#### [EXERCISE PROMPT]
Each record in the listing below is to be duplicated exactly.

#### [PROVIDED MATERIAL]
_ _ _ _
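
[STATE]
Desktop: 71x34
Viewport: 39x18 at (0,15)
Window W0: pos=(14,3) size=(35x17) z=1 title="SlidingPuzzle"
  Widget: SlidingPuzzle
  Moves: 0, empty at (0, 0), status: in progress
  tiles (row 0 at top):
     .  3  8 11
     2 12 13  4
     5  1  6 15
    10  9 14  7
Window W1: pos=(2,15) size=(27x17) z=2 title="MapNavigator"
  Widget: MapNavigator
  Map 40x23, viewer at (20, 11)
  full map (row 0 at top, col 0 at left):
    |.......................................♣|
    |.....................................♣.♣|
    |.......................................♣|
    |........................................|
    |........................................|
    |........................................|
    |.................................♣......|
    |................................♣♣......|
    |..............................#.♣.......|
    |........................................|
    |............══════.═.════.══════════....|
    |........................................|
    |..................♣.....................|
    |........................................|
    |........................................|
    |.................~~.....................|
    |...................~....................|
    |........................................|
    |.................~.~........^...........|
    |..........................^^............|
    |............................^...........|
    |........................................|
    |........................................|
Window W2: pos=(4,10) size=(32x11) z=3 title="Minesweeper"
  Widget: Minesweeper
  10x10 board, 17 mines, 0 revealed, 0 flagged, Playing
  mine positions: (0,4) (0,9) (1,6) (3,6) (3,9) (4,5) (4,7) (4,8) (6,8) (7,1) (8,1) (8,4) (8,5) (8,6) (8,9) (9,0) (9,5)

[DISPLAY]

  ┏━┃■■■■■■■■■■                    ┃   
  ┃ ┃■■■■■■■■■■                    ┃   
  ┠─┃■■■■■■■■■■                    ┃   
  ┃.┃■■■■■■■■■■                    ┃   
  ┃.┃■■■■■■■■■■                    ┃━━━
  ┃.┗━━━━━━━━━━━━━━━━━━━━━━━━━━━━━━┛   
  ┃......................#.♣┃          
  ┃.........................┃          
  ┃....══════.═.════.═══════┃          
  ┃............@............┃          
  ┃..........♣..............┃          
  ┃.........................┃          
  ┃.........................┃          
  ┃.........~~..............┃          
  ┃...........~.............┃          
  ┃.........................┃          
  ┗━━━━━━━━━━━━━━━━━━━━━━━━━┛          
                                       


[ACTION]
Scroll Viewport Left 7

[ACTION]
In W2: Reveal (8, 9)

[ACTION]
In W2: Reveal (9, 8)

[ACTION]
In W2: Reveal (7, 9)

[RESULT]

  ┏━┃■■■■■■■■■■                    ┃   
  ┃ ┃■■■■■■✹■■✹                    ┃   
  ┠─┃■■■■■✹■✹✹■                    ┃   
  ┃.┃■■■■■■■■■■                    ┃   
  ┃.┃■■■■■■■■✹■                    ┃━━━
  ┃.┗━━━━━━━━━━━━━━━━━━━━━━━━━━━━━━┛   
  ┃......................#.♣┃          
  ┃.........................┃          
  ┃....══════.═.════.═══════┃          
  ┃............@............┃          
  ┃..........♣..............┃          
  ┃.........................┃          
  ┃.........................┃          
  ┃.........~~..............┃          
  ┃...........~.............┃          
  ┃.........................┃          
  ┗━━━━━━━━━━━━━━━━━━━━━━━━━┛          
                                       


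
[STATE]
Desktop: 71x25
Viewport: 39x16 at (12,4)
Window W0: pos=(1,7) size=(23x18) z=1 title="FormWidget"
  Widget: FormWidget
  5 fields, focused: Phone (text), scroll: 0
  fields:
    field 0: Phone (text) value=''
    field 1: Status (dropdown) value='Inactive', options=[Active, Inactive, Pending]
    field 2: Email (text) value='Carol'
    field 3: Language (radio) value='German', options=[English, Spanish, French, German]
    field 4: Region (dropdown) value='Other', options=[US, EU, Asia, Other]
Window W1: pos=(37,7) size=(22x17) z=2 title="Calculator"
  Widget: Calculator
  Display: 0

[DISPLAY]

                                       
                                       
                                       
━━━━━━━━━━━┓             ┏━━━━━━━━━━━━━
t          ┃             ┃ Calculator  
───────────┨             ┠─────────────
    [     ]┃             ┃             
    [Inac▼]┃             ┃┌───┬───┬───┬
    [Carol]┃             ┃│ 7 │ 8 │ 9 │
:   ( ) Eng┃             ┃├───┼───┼───┼
    [Othe▼]┃             ┃│ 4 │ 5 │ 6 │
           ┃             ┃├───┼───┼───┼
           ┃             ┃│ 1 │ 2 │ 3 │
           ┃             ┃├───┼───┼───┼
           ┃             ┃│ 0 │ . │ = │
           ┃             ┃├───┼───┼───┼


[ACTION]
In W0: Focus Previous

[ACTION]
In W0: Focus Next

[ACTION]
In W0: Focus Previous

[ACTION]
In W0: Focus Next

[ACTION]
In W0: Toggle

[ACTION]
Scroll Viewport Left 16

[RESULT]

                                       
                                       
                                       
 ┏━━━━━━━━━━━━━━━━━━━━━┓             ┏━
 ┃ FormWidget          ┃             ┃ 
 ┠─────────────────────┨             ┠─
 ┃> Phone:      [     ]┃             ┃ 
 ┃  Status:     [Inac▼]┃             ┃┌
 ┃  Email:      [Carol]┃             ┃│
 ┃  Language:   ( ) Eng┃             ┃├
 ┃  Region:     [Othe▼]┃             ┃│
 ┃                     ┃             ┃├
 ┃                     ┃             ┃│
 ┃                     ┃             ┃├
 ┃                     ┃             ┃│
 ┃                     ┃             ┃├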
_ _ _ _
#### [WRITTEN ANSWER]
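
[STATE]
Desktop: 71x34
Viewport: 39x18 at (0,15)
Window W0: pos=(14,3) size=(35x17) z=1 title="SlidingPuzzle"
  Widget: SlidingPuzzle
  Moves: 0, empty at (0, 0), status: in progress
  tiles (row 0 at top):
     .  3  8 11
     2 12 13  4
     5  1  6 15
    10  9 14  7
Window W1: pos=(2,15) size=(27x17) z=2 title="MapNavigator"
  Widget: MapNavigator
  Map 40x23, viewer at (20, 11)
  full map (row 0 at top, col 0 at left):
    |.......................................♣|
    |.....................................♣.♣|
    |.......................................♣|
    |........................................|
    |........................................|
    |........................................|
    |.................................♣......|
    |................................♣♣......|
    |..............................#.♣.......|
    |........................................|
    |............══════.═.════.══════════....|
    |........................................|
    |..................♣.....................|
    |........................................|
    |........................................|
    |.................~~.....................|
    |...................~....................|
    |........................................|
    |.................~.~........^...........|
    |..........................^^............|
    |............................^...........|
    |........................................|
    |........................................|
Window W2: pos=(4,10) size=(32x11) z=3 title="Minesweeper"
  Widget: Minesweeper
  10x10 board, 17 mines, 0 revealed, 0 flagged, Playing
  mine positions: (0,4) (0,9) (1,6) (3,6) (3,9) (4,5) (4,7) (4,8) (6,8) (7,1) (8,1) (8,4) (8,5) (8,6) (8,9) (9,0) (9,5)

[DISPLAY]

  ┏━┃■■■■■■■■■■                    ┃   
  ┃ ┃■■■■■■■■■■                    ┃   
  ┠─┃■■■■■■■■■■                    ┃   
  ┃.┃■■■■■■■■■■                    ┃   
  ┃.┃■■■■■■■■■■                    ┃━━━
  ┃.┗━━━━━━━━━━━━━━━━━━━━━━━━━━━━━━┛   
  ┃......................#.♣┃          
  ┃.........................┃          
  ┃....══════.═.════.═══════┃          
  ┃............@............┃          
  ┃..........♣..............┃          
  ┃.........................┃          
  ┃.........................┃          
  ┃.........~~..............┃          
  ┃...........~.............┃          
  ┃.........................┃          
  ┗━━━━━━━━━━━━━━━━━━━━━━━━━┛          
                                       


[ACTION]
Scroll Viewport Left 7

[ACTION]
In W2: Reveal (8, 9)

[ACTION]
In W2: Reveal (9, 8)

[ACTION]
In W2: Reveal (7, 9)

[RESULT]

  ┏━┃■■■■■■■■■■                    ┃   
  ┃ ┃■■■■■■✹■■✹                    ┃   
  ┠─┃■■■■■✹■✹✹■                    ┃   
  ┃.┃■■■■■■■■■■                    ┃   
  ┃.┃■■■■■■■■✹■                    ┃━━━
  ┃.┗━━━━━━━━━━━━━━━━━━━━━━━━━━━━━━┛   
  ┃......................#.♣┃          
  ┃.........................┃          
  ┃....══════.═.════.═══════┃          
  ┃............@............┃          
  ┃..........♣..............┃          
  ┃.........................┃          
  ┃.........................┃          
  ┃.........~~..............┃          
  ┃...........~.............┃          
  ┃.........................┃          
  ┗━━━━━━━━━━━━━━━━━━━━━━━━━┛          
                                       


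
[STATE]
Desktop: 71x25
Viewport: 39x16 at (12,4)
Window W0: pos=(1,7) size=(23x18) z=1 title="FormWidget"
  Widget: FormWidget
  5 fields, focused: Phone (text), scroll: 0
  fields:
    field 0: Phone (text) value=''
    field 1: Status (dropdown) value='Inactive', options=[Active, Inactive, Pending]
    field 2: Email (text) value='Carol'
    field 3: Language (radio) value='German', options=[English, Spanish, French, German]
    field 4: Region (dropdown) value='Other', options=[US, EU, Asia, Other]
Window W1: pos=(37,7) size=(22x17) z=2 title="Calculator"
  Widget: Calculator
  Display: 0

[DISPLAY]

                                       
                                       
                                       
━━━━━━━━━━━┓             ┏━━━━━━━━━━━━━
t          ┃             ┃ Calculator  
───────────┨             ┠─────────────
    [     ]┃             ┃             
    [Inac▼]┃             ┃┌───┬───┬───┬
    [Carol]┃             ┃│ 7 │ 8 │ 9 │
:   ( ) Eng┃             ┃├───┼───┼───┼
    [Othe▼]┃             ┃│ 4 │ 5 │ 6 │
           ┃             ┃├───┼───┼───┼
           ┃             ┃│ 1 │ 2 │ 3 │
           ┃             ┃├───┼───┼───┼
           ┃             ┃│ 0 │ . │ = │
           ┃             ┃├───┼───┼───┼


[ACTION]
In W0: Focus Previous

[ACTION]
In W0: Focus Next

[ACTION]
In W0: Focus Previous

[ACTION]
In W0: Focus Next

[ACTION]
In W0: Toggle

[ACTION]
Scroll Viewport Left 16

[RESULT]

                                       
                                       
                                       
 ┏━━━━━━━━━━━━━━━━━━━━━┓             ┏━
 ┃ FormWidget          ┃             ┃ 
 ┠─────────────────────┨             ┠─
 ┃> Phone:      [     ]┃             ┃ 
 ┃  Status:     [Inac▼]┃             ┃┌
 ┃  Email:      [Carol]┃             ┃│
 ┃  Language:   ( ) Eng┃             ┃├
 ┃  Region:     [Othe▼]┃             ┃│
 ┃                     ┃             ┃├
 ┃                     ┃             ┃│
 ┃                     ┃             ┃├
 ┃                     ┃             ┃│
 ┃                     ┃             ┃├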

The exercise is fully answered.